> **What the task asks**: Only the records, repeated exactly, should make up the response.

> **Data to use**:
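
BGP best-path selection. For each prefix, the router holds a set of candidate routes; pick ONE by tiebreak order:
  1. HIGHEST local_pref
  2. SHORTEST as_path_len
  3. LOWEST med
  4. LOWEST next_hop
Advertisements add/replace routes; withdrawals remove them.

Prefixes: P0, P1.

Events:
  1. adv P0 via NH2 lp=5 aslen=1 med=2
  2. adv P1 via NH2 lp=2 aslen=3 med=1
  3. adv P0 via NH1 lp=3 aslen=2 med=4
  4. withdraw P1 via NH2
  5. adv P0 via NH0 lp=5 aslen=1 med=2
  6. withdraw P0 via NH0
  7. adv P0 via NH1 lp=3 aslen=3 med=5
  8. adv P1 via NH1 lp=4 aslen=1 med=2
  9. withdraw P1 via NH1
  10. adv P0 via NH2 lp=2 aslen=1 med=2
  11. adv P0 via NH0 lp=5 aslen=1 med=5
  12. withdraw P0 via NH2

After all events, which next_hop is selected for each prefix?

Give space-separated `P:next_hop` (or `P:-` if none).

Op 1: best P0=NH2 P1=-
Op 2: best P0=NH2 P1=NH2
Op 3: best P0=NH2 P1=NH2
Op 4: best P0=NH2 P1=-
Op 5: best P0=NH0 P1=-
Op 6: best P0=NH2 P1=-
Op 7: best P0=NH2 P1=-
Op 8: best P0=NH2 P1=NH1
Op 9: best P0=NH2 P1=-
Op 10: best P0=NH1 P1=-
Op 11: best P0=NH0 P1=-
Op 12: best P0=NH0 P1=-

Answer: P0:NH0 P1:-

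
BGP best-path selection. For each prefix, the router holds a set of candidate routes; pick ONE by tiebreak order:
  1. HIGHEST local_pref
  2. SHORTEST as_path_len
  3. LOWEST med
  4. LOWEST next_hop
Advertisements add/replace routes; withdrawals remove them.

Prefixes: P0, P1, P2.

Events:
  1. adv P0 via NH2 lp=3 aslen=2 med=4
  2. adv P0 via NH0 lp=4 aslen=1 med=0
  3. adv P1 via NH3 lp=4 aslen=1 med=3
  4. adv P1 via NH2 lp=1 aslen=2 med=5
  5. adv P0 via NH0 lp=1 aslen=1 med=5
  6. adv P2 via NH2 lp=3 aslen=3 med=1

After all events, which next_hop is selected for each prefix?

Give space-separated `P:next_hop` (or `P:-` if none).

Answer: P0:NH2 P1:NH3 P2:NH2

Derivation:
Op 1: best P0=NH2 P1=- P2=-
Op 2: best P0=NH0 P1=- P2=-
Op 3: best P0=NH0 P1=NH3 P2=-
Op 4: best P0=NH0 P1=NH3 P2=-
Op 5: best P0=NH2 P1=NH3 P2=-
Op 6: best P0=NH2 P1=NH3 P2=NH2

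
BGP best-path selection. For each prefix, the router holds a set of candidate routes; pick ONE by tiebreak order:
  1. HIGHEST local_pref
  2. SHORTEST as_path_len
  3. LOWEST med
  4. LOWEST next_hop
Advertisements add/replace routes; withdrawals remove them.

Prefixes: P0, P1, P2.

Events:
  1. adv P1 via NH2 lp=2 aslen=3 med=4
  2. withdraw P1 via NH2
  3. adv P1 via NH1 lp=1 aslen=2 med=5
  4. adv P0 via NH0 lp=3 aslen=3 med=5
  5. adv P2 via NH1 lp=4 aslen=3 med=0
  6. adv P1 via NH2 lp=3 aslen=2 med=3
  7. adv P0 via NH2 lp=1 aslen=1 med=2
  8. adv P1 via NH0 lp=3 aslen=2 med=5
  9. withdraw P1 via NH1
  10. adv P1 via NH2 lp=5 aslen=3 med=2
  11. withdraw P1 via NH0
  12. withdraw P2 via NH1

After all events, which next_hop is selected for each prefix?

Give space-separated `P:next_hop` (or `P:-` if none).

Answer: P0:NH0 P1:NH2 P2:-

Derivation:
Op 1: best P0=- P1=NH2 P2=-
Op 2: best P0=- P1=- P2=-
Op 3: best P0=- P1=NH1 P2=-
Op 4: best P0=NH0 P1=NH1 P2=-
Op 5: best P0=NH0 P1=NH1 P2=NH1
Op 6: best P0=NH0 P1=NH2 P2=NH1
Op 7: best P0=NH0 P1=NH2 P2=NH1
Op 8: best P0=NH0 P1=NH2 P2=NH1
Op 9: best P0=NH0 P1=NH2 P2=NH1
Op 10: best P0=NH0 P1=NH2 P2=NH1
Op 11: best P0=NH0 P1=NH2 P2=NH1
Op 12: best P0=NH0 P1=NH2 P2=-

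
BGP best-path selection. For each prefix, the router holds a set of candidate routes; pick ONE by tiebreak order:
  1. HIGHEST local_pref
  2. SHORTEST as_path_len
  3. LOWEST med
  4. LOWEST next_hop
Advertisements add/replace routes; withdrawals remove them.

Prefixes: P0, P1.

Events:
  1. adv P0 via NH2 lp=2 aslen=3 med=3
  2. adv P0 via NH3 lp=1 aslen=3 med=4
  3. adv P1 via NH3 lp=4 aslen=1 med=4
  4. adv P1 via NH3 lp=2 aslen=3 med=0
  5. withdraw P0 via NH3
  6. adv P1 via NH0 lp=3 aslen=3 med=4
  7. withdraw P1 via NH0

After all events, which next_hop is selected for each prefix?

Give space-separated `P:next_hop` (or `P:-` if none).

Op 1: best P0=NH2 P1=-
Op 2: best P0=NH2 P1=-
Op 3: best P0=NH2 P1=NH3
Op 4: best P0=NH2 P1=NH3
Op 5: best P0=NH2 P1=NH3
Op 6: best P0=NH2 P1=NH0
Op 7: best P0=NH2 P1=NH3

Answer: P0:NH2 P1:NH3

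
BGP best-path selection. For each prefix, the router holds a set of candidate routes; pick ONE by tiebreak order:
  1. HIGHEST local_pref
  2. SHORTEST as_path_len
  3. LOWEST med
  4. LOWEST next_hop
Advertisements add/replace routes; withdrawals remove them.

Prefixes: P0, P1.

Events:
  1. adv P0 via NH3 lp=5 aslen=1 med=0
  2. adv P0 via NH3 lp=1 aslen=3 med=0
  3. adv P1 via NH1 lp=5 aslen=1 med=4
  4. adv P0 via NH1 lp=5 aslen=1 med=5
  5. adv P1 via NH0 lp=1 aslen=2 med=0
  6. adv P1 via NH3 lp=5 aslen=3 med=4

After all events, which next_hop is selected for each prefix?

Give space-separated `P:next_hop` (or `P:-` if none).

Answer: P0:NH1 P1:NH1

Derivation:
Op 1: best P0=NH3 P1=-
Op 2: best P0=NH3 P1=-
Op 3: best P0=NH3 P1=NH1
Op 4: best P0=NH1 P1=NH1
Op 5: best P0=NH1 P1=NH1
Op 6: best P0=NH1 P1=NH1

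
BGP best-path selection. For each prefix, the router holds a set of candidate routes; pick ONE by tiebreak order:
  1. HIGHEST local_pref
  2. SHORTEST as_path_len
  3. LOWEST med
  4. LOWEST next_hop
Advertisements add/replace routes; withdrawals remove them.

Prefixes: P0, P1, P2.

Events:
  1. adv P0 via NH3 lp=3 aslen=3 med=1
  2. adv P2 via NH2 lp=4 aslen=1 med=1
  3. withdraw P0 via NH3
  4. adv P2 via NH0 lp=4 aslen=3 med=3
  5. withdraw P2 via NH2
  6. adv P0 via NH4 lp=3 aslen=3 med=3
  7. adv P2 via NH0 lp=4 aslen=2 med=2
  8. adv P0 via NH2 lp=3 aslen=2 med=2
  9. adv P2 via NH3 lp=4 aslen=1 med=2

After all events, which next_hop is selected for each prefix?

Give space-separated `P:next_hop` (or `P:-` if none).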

> **Exercise solution**:
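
BGP best-path selection. For each prefix, the router holds a set of candidate routes; pick ONE by tiebreak order:
  1. HIGHEST local_pref
  2. SHORTEST as_path_len
  3. LOWEST med
  4. LOWEST next_hop
Advertisements add/replace routes; withdrawals remove them.

Prefixes: P0, P1.

Events:
  1. adv P0 via NH2 lp=5 aslen=1 med=2
  2. adv P1 via NH2 lp=2 aslen=3 med=1
  3. adv P0 via NH1 lp=3 aslen=2 med=4
  4. withdraw P1 via NH2
  5. adv P0 via NH0 lp=5 aslen=1 med=2
  6. withdraw P0 via NH0
  7. adv P0 via NH1 lp=3 aslen=3 med=5
  8. adv P1 via NH1 lp=4 aslen=1 med=2
  9. withdraw P1 via NH1
  10. adv P0 via NH2 lp=2 aslen=1 med=2
  11. adv P0 via NH0 lp=5 aslen=1 med=5
  12. withdraw P0 via NH2

After all events, which next_hop is selected for each prefix?

Give space-separated `P:next_hop` (or `P:-` if none).

Op 1: best P0=NH2 P1=-
Op 2: best P0=NH2 P1=NH2
Op 3: best P0=NH2 P1=NH2
Op 4: best P0=NH2 P1=-
Op 5: best P0=NH0 P1=-
Op 6: best P0=NH2 P1=-
Op 7: best P0=NH2 P1=-
Op 8: best P0=NH2 P1=NH1
Op 9: best P0=NH2 P1=-
Op 10: best P0=NH1 P1=-
Op 11: best P0=NH0 P1=-
Op 12: best P0=NH0 P1=-

Answer: P0:NH0 P1:-

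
BGP best-path selection. For each prefix, the router holds a set of candidate routes; pick ONE by tiebreak order:
  1. HIGHEST local_pref
  2. SHORTEST as_path_len
  3. LOWEST med
  4. LOWEST next_hop
Advertisements add/replace routes; withdrawals remove them.

Prefixes: P0, P1, P2.

Events:
  1. adv P0 via NH2 lp=3 aslen=2 med=4
  2. adv P0 via NH0 lp=4 aslen=1 med=0
  3. adv P1 via NH3 lp=4 aslen=1 med=3
  4. adv P1 via NH2 lp=1 aslen=2 med=5
  5. adv P0 via NH0 lp=1 aslen=1 med=5
  6. adv P2 via NH2 lp=3 aslen=3 med=1

After all events, which next_hop is selected for each prefix?

Give space-separated `P:next_hop` (or `P:-` if none).

Answer: P0:NH2 P1:NH3 P2:NH2

Derivation:
Op 1: best P0=NH2 P1=- P2=-
Op 2: best P0=NH0 P1=- P2=-
Op 3: best P0=NH0 P1=NH3 P2=-
Op 4: best P0=NH0 P1=NH3 P2=-
Op 5: best P0=NH2 P1=NH3 P2=-
Op 6: best P0=NH2 P1=NH3 P2=NH2

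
BGP best-path selection. For each prefix, the router holds a set of candidate routes; pick ONE by tiebreak order:
  1. HIGHEST local_pref
  2. SHORTEST as_path_len
  3. LOWEST med
  4. LOWEST next_hop
Advertisements add/replace routes; withdrawals remove them.

Prefixes: P0, P1, P2.

Events:
  1. adv P1 via NH2 lp=2 aslen=3 med=4
  2. withdraw P1 via NH2
  3. adv P1 via NH1 lp=1 aslen=2 med=5
  4. adv P0 via NH0 lp=3 aslen=3 med=5
  5. adv P2 via NH1 lp=4 aslen=3 med=0
  6. adv P1 via NH2 lp=3 aslen=2 med=3
  7. adv P0 via NH2 lp=1 aslen=1 med=2
  8. adv P1 via NH0 lp=3 aslen=2 med=5
  9. withdraw P1 via NH1
  10. adv P1 via NH2 lp=5 aslen=3 med=2
  11. withdraw P1 via NH0
  12. withdraw P2 via NH1

After all events, which next_hop is selected for each prefix?

Give space-separated `P:next_hop` (or `P:-` if none).

Answer: P0:NH0 P1:NH2 P2:-

Derivation:
Op 1: best P0=- P1=NH2 P2=-
Op 2: best P0=- P1=- P2=-
Op 3: best P0=- P1=NH1 P2=-
Op 4: best P0=NH0 P1=NH1 P2=-
Op 5: best P0=NH0 P1=NH1 P2=NH1
Op 6: best P0=NH0 P1=NH2 P2=NH1
Op 7: best P0=NH0 P1=NH2 P2=NH1
Op 8: best P0=NH0 P1=NH2 P2=NH1
Op 9: best P0=NH0 P1=NH2 P2=NH1
Op 10: best P0=NH0 P1=NH2 P2=NH1
Op 11: best P0=NH0 P1=NH2 P2=NH1
Op 12: best P0=NH0 P1=NH2 P2=-

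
BGP best-path selection. For each prefix, the router holds a set of candidate routes; pick ONE by tiebreak order:
  1. HIGHEST local_pref
  2. SHORTEST as_path_len
  3. LOWEST med
  4. LOWEST next_hop
Advertisements add/replace routes; withdrawals remove them.

Prefixes: P0, P1.

Events:
  1. adv P0 via NH2 lp=2 aslen=3 med=3
  2. adv P0 via NH3 lp=1 aslen=3 med=4
  3. adv P1 via NH3 lp=4 aslen=1 med=4
  4. adv P1 via NH3 lp=2 aslen=3 med=0
  5. withdraw P0 via NH3
  6. adv P1 via NH0 lp=3 aslen=3 med=4
  7. withdraw P1 via NH0

After all events, which next_hop is selected for each prefix?

Give space-separated `P:next_hop` (or `P:-` if none).

Op 1: best P0=NH2 P1=-
Op 2: best P0=NH2 P1=-
Op 3: best P0=NH2 P1=NH3
Op 4: best P0=NH2 P1=NH3
Op 5: best P0=NH2 P1=NH3
Op 6: best P0=NH2 P1=NH0
Op 7: best P0=NH2 P1=NH3

Answer: P0:NH2 P1:NH3

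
BGP best-path selection. For each prefix, the router holds a set of candidate routes; pick ONE by tiebreak order:
  1. HIGHEST local_pref
  2. SHORTEST as_path_len
  3. LOWEST med
  4. LOWEST next_hop
Advertisements add/replace routes; withdrawals remove them.

Prefixes: P0, P1.

Events:
  1. adv P0 via NH3 lp=5 aslen=1 med=0
  2. adv P0 via NH3 lp=1 aslen=3 med=0
  3. adv P1 via NH1 lp=5 aslen=1 med=4
  4. adv P0 via NH1 lp=5 aslen=1 med=5
  5. adv P1 via NH0 lp=1 aslen=2 med=0
  6. adv P1 via NH3 lp=5 aslen=3 med=4

After all events, which next_hop is selected for each prefix?

Give space-separated `P:next_hop` (or `P:-` if none).

Answer: P0:NH1 P1:NH1

Derivation:
Op 1: best P0=NH3 P1=-
Op 2: best P0=NH3 P1=-
Op 3: best P0=NH3 P1=NH1
Op 4: best P0=NH1 P1=NH1
Op 5: best P0=NH1 P1=NH1
Op 6: best P0=NH1 P1=NH1

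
BGP best-path selection. For each prefix, the router holds a set of candidate routes; pick ONE by tiebreak order:
  1. HIGHEST local_pref
  2. SHORTEST as_path_len
  3. LOWEST med
  4. LOWEST next_hop
Advertisements add/replace routes; withdrawals remove them.

Prefixes: P0, P1, P2.

Events:
  1. adv P0 via NH3 lp=3 aslen=3 med=1
  2. adv P2 via NH2 lp=4 aslen=1 med=1
  3. withdraw P0 via NH3
  4. adv P2 via NH0 lp=4 aslen=3 med=3
  5. withdraw P2 via NH2
  6. adv P0 via NH4 lp=3 aslen=3 med=3
  7. adv P2 via NH0 lp=4 aslen=2 med=2
  8. adv P0 via NH2 lp=3 aslen=2 med=2
  9. adv P2 via NH3 lp=4 aslen=1 med=2

After all events, which next_hop is selected for each prefix?

Give space-separated `P:next_hop` (or `P:-` if none).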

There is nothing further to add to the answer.